[Stored items]

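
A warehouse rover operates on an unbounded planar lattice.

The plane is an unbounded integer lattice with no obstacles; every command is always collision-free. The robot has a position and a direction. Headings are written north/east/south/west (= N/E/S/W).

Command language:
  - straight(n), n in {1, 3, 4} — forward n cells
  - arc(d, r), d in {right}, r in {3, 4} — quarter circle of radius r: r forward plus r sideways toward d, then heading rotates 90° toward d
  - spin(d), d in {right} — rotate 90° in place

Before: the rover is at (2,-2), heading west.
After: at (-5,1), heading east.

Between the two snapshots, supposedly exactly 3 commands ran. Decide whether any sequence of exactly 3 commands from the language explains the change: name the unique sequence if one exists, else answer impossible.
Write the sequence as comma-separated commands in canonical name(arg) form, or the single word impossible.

key: position moved to (-5,1) AND the heading swung to E — translation plus rotation needed
from: at (2,-2), heading west
t=1 straight(4) ⇒ at (-2,-2), heading west
t=2 arc(right, 3) ⇒ at (-5,1), heading north
t=3 spin(right) ⇒ at (-5,1), heading east
uniquely the one of 216 3-step routes that fits.

straight(4), arc(right, 3), spin(right)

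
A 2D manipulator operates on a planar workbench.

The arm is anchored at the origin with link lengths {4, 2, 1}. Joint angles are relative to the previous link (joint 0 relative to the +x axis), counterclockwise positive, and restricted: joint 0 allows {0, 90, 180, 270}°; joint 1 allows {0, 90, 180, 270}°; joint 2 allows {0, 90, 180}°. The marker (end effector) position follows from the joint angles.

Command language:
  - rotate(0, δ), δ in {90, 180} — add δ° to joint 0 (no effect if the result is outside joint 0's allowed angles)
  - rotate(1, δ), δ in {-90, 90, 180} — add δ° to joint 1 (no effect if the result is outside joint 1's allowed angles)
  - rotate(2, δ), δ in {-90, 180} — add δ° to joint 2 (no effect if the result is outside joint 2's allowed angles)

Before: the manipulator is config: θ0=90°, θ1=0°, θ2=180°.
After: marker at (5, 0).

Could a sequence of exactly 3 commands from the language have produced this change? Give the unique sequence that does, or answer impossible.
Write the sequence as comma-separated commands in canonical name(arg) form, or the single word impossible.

rotate(0, 90), rotate(0, 90), rotate(0, 90)

t0: config: θ0=90°, θ1=0°, θ2=180°
t=1 rotate(0, 90) ⇒ config: θ0=180°, θ1=0°, θ2=180°
t=2 rotate(0, 90) ⇒ config: θ0=270°, θ1=0°, θ2=180°
t=3 rotate(0, 90) ⇒ config: θ0=0°, θ1=0°, θ2=180°
no other 3-command option fits: unique.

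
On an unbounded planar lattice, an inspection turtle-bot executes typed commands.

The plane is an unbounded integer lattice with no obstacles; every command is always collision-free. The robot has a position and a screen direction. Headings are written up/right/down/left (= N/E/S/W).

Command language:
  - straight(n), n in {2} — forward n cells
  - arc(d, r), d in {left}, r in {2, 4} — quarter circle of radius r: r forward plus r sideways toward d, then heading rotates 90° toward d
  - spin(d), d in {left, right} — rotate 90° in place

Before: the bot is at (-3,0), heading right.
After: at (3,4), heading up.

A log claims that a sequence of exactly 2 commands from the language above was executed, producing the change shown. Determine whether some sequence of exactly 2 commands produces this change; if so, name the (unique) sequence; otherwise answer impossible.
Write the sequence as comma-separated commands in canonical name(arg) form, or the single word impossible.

key: running arc(left, 4) before straight(2) would end elsewhere — order is forced
t0: at (-3,0), heading right
[1] after straight(2): at (-1,0), heading right
[2] after arc(left, 4): at (3,4), heading up
no rival 2-sequence matches.

straight(2), arc(left, 4)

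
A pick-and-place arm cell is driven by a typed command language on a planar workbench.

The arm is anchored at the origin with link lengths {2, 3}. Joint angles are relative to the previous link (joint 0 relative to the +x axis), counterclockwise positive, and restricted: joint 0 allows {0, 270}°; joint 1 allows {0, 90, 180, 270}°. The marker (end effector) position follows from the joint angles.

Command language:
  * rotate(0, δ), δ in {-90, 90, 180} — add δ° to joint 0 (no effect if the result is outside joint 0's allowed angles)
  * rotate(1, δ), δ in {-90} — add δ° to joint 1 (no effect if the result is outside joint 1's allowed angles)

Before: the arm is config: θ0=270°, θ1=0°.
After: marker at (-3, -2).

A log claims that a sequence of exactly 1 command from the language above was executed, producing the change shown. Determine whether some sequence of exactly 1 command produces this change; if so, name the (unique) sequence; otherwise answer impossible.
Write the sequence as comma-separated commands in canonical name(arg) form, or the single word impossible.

t0: config: θ0=270°, θ1=0°
[1] after rotate(1, -90): config: θ0=270°, θ1=270°
uniquely the one of 4 1-step routes that fits.

rotate(1, -90)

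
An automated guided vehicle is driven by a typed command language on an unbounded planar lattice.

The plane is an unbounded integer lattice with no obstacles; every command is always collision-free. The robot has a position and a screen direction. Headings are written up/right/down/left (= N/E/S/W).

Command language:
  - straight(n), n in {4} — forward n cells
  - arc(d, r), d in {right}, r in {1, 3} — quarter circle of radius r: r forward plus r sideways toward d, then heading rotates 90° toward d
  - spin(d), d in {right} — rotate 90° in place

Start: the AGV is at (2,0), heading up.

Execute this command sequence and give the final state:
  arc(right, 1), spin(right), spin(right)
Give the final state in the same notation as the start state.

at (3,1), heading left

t0: at (2,0), heading up
[1] after arc(right, 1): at (3,1), heading right
[2] after spin(right): at (3,1), heading down
[3] after spin(right): at (3,1), heading left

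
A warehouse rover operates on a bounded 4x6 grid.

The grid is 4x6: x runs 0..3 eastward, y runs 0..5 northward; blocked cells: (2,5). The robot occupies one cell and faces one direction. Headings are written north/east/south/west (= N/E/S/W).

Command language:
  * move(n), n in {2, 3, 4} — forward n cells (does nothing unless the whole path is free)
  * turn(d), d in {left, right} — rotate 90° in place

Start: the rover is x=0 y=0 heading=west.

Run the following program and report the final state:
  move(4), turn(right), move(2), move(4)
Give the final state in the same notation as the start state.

x=0 y=2 heading=north

initial: x=0 y=0 heading=west
1. move(4) → x=0 y=0 heading=west
2. turn(right) → x=0 y=0 heading=north
3. move(2) → x=0 y=2 heading=north
4. move(4) → x=0 y=2 heading=north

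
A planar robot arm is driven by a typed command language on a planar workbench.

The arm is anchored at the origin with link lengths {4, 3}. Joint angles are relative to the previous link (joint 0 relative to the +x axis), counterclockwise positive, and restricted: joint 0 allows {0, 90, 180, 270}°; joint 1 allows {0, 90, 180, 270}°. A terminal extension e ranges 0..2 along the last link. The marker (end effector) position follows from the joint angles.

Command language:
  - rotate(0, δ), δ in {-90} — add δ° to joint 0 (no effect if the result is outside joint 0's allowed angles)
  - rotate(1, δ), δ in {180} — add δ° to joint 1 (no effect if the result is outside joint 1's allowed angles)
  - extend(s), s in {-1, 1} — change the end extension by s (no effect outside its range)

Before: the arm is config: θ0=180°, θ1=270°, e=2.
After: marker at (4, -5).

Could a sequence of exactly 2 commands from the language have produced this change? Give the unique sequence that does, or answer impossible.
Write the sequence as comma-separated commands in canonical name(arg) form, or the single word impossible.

t0: config: θ0=180°, θ1=270°, e=2
[1] after rotate(0, -90): config: θ0=90°, θ1=270°, e=2
[2] after rotate(0, -90): config: θ0=0°, θ1=270°, e=2
no other 2-command option fits: unique.

rotate(0, -90), rotate(0, -90)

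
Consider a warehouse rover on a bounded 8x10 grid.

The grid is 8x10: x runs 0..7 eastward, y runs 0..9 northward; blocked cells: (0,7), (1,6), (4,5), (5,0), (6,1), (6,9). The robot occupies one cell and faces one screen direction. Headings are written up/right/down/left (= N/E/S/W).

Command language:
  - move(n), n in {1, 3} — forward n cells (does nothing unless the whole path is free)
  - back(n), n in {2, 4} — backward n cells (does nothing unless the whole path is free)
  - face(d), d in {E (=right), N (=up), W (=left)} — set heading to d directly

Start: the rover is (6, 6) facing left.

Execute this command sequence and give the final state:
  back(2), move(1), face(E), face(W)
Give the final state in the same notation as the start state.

(5, 6) facing left

begin: (6, 6) facing left
[1] after back(2): (6, 6) facing left
[2] after move(1): (5, 6) facing left
[3] after face(E): (5, 6) facing right
[4] after face(W): (5, 6) facing left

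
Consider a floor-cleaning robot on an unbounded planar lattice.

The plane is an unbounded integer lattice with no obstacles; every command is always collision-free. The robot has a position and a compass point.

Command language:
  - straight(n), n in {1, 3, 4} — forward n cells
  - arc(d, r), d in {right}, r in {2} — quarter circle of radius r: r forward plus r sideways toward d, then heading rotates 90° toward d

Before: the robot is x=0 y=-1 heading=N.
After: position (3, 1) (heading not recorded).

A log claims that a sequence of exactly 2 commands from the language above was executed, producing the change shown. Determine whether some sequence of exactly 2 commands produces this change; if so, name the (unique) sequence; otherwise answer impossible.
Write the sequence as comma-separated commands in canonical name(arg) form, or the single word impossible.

arc(right, 2), straight(1)

key: running straight(1) before arc(right, 2) would end elsewhere — order is forced
begin: x=0 y=-1 heading=N
t=1 arc(right, 2) ⇒ x=2 y=1 heading=E
t=2 straight(1) ⇒ x=3 y=1 heading=E
uniquely the one of 16 2-step routes that fits.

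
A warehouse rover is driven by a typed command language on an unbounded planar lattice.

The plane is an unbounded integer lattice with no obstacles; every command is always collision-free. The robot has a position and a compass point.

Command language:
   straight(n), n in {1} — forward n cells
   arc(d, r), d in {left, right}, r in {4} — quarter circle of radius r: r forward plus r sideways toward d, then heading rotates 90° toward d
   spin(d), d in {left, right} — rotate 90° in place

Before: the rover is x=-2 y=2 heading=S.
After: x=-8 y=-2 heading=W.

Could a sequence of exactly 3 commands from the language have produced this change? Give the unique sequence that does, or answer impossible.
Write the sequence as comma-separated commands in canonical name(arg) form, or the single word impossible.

arc(right, 4), straight(1), straight(1)

key: cell and facing (now W) both changed — the 3 commands mix motion and turning
t0: x=-2 y=2 heading=S
1. arc(right, 4) → x=-6 y=-2 heading=W
2. straight(1) → x=-7 y=-2 heading=W
3. straight(1) → x=-8 y=-2 heading=W
no other 3-command option fits: unique.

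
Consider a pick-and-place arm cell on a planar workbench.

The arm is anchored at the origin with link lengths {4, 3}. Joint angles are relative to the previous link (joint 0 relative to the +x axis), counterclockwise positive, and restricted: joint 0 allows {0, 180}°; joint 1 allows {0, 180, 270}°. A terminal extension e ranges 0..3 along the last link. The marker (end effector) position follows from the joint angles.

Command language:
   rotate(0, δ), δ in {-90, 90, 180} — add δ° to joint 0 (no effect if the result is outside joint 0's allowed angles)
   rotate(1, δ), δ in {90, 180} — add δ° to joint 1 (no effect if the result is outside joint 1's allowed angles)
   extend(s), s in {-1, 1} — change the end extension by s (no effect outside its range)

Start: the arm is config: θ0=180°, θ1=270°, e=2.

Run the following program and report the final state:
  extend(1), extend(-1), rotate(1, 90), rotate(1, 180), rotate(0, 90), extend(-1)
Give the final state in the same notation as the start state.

initial: config: θ0=180°, θ1=270°, e=2
1. extend(1) → config: θ0=180°, θ1=270°, e=3
2. extend(-1) → config: θ0=180°, θ1=270°, e=2
3. rotate(1, 90) → config: θ0=180°, θ1=0°, e=2
4. rotate(1, 180) → config: θ0=180°, θ1=180°, e=2
5. rotate(0, 90) → config: θ0=180°, θ1=180°, e=2
6. extend(-1) → config: θ0=180°, θ1=180°, e=1

config: θ0=180°, θ1=180°, e=1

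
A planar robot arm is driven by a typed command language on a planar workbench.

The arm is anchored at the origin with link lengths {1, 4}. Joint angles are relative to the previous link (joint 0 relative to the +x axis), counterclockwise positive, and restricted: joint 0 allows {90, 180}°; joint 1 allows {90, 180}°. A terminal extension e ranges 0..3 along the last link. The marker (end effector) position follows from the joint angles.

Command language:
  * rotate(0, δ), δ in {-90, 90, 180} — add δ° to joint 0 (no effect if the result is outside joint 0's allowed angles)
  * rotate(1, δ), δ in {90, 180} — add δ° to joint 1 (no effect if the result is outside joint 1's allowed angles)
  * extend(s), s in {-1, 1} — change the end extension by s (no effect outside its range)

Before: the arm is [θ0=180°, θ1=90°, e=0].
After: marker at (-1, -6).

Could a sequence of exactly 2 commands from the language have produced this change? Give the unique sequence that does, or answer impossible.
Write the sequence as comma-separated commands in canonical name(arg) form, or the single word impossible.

extend(1), extend(1)

start: [θ0=180°, θ1=90°, e=0]
t=1 extend(1) ⇒ [θ0=180°, θ1=90°, e=1]
t=2 extend(1) ⇒ [θ0=180°, θ1=90°, e=2]
no rival 2-sequence matches.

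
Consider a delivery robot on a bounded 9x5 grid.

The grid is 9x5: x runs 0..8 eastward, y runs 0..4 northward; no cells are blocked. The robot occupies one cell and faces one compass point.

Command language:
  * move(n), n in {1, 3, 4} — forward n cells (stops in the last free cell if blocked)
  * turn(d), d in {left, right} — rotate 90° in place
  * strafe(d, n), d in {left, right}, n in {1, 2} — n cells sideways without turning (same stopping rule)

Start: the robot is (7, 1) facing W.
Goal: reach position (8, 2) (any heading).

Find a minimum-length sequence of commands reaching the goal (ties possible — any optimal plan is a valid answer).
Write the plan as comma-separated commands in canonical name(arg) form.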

(What needs to be done) Your task is to copy every line in the entries that holds the string "typed".

(Result below)
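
On an unbounded planar lattice, an inspection turtle-bot executes typed commands.
A pick-and-place arm cell is driven by a typed command language on a planar workbench.
An automated guided vehicle is driven by a typed command language on an unbounded planar lattice.
A planar robot arm is driven by a typed command language on a planar workbench.
A warehouse rover is driven by a typed command language on an unbounded planar lattice.
A planar robot arm is driven by a typed command language on a planar workbench.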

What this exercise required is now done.